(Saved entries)
• • • • • • •

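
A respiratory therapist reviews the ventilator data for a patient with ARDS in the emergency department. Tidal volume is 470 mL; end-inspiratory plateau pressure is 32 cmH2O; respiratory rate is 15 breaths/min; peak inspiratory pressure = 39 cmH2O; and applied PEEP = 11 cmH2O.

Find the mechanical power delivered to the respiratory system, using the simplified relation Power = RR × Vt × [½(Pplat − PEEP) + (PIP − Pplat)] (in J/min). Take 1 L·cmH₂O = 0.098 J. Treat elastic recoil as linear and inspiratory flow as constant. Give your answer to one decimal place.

12.1

Per-breath work = Vt × [½(Pplat−PEEP) + (PIP−Pplat)] = 0.470 × [0.5×21.0 + 7.0] = 0.470 × 17.5 = 8.225 L·cmH2O.
Power = 15 × 8.225 = 123.38 L·cmH2O/min.
× 0.098 J/(L·cmH2O) → 12.091 J/min.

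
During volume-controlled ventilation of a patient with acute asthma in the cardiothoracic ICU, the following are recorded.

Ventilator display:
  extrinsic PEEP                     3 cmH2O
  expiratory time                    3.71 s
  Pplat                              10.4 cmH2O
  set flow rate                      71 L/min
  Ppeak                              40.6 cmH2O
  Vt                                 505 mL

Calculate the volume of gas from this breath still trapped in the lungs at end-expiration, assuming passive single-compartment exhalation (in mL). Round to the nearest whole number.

Flow: 71 L/min ÷ 60 = 1.1833 L/s.
R = (PIP − Pplat)/V̇ = (40.6 − 10.4) / 1.1833 = 30.2/1.1833 = 25.522 cmH2O·s/L.
C = Vt/(Pplat − PEEP) = 505.0 / (10.4 − 3) = 505.0/7.4 = 68.243 mL/cmH2O.
τ = R × C = 25.522 × 0.06824 L/cmH2O = 1.742 s.
Fraction remaining = e^(−Te/τ) = e^(−3.71/1.742) = 0.1189.
Trapped volume = 505.0 × 0.1189 = 60.045 mL.

60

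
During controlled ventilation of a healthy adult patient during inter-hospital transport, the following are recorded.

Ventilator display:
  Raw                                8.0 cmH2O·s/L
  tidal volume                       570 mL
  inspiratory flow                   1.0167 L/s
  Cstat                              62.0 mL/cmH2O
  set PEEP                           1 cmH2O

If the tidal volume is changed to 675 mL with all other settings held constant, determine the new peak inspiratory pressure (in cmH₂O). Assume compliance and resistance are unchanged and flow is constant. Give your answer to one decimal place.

PIP = Vt/C + R·V̇ + PEEP (constant-flow equation of motion).
Only the elastic term changes: ΔPIP = ΔVt / C = (675 − 570) / 62.0 = 1.694 cmH2O.
Original PIP = 570/62.0 + 8.0×1.0167 + 1 = 18.327 cmH2O; new PIP = 18.327 + (1.694) = 20.021 cmH2O.

20.0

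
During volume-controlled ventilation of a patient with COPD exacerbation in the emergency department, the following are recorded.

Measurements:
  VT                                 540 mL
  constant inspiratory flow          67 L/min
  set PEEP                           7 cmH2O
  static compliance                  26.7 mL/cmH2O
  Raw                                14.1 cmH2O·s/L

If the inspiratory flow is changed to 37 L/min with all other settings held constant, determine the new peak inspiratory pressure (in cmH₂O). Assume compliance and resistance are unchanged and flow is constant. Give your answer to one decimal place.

Flow: 67 L/min ÷ 60 = 1.1167 L/s.
New flow: 37 L/min ÷ 60 = 0.6167 L/s.
PIP = Vt/C + R·V̇ + PEEP (constant-flow equation of motion).
Only the resistive term changes: ΔPIP = R × ΔV̇ = 14.1 × (0.6167 − 1.1167) = 14.1 × -0.5 = -7.05 cmH2O.
Original PIP = 540/26.7 + 14.1×1.1167 + 7 = 42.97 cmH2O; new PIP = 42.97 + (-7.05) = 35.92 cmH2O.

35.9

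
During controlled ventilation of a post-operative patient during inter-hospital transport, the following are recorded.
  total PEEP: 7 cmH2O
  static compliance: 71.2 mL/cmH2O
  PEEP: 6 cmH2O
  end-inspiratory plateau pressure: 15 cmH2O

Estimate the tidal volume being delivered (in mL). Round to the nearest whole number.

570

End-expiratory occlusion gives total PEEP = 7 cmH2O (intrinsic PEEP = 7 − 6 = 1). Use total PEEP for the elastic gradient.
Vt = Cstat × (Pplat − PEEPtotal) = 71.2 × (15 − 7) = 71.2 × 8.0 = 569.6 mL.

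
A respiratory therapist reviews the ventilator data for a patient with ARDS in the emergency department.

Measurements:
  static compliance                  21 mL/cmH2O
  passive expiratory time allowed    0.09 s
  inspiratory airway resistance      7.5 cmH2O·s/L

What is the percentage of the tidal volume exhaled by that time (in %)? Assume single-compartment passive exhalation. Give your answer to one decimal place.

43.5

τ = R × C = 7.5 × 21 mL/cmH2O = 7.5 × 0.021 L/cmH2O = 0.1575 s.
Passive exhalation: V(t)/V₀ = e^(−t/τ) = e^(−0.09/0.1575) = 0.5647.
Fraction exhaled = 1 − 0.5647 = 0.4353 → 43.53%.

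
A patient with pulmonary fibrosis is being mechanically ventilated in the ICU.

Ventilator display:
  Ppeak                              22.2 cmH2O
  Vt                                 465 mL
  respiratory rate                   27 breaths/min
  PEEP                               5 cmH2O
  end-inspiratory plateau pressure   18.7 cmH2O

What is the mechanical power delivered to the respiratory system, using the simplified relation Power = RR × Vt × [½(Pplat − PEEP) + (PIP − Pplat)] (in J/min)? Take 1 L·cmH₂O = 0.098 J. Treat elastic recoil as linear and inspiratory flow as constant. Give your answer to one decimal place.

Per-breath work = Vt × [½(Pplat−PEEP) + (PIP−Pplat)] = 0.465 × [0.5×13.7 + 3.5] = 0.465 × 10.35 = 4.813 L·cmH2O.
Power = 27 × 4.813 = 129.95 L·cmH2O/min.
× 0.098 J/(L·cmH2O) → 12.735 J/min.

12.7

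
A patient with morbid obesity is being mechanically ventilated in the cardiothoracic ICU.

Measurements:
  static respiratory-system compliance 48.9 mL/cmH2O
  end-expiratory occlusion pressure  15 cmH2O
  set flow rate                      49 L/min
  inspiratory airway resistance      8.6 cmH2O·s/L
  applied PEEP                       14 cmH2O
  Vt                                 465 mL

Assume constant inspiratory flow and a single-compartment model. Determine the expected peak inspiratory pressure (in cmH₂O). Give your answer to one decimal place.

Flow: 49 L/min ÷ 60 = 0.8167 L/s.
Total PEEP = 15 cmH2O (set 14 + intrinsic 1); this is the baseline alveolar pressure.
Equation of motion (constant flow): PIP = Vt/C + R·V̇ + PEEP.
PIP = 465/48.9 + 8.6×0.8167 + 15 = 9.509 + 7.024 + 15 = 31.533 cmH2O.

31.5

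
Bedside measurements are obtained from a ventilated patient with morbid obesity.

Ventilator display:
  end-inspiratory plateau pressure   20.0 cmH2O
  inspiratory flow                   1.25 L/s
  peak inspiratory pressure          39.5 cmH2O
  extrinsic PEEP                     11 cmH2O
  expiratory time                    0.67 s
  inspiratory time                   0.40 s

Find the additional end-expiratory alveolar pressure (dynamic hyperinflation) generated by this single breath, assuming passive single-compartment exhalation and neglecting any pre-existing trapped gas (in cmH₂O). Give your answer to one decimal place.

4.2

Vt = flow × Ti = 1.25 L/s × 0.40 s × 1000 mL/L = 500.0 mL.
R = (PIP − Pplat)/V̇ = (39.5 − 20.0) / 1.25 = 19.5/1.25 = 15.6 cmH2O·s/L.
C = Vt/(Pplat − PEEP) = 500.0 / (20.0 − 11) = 500.0/9.0 = 55.556 mL/cmH2O.
τ = R × C = 15.6 × 0.05556 L/cmH2O = 0.8667 s.
Fraction remaining = e^(−Te/τ) = e^(−0.67/0.8667) = 0.4616; trapped volume = 500.0 × 0.4616 = 230.8 mL.
Additional alveolar pressure from trapping ≈ V_trapped / C = 230.8 / 55.556 = 4.154 cmH2O.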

• • • • • • •

Task goal. Count the lines above that contain the word "controlled". Write only the number.

Solution to this exercise. 4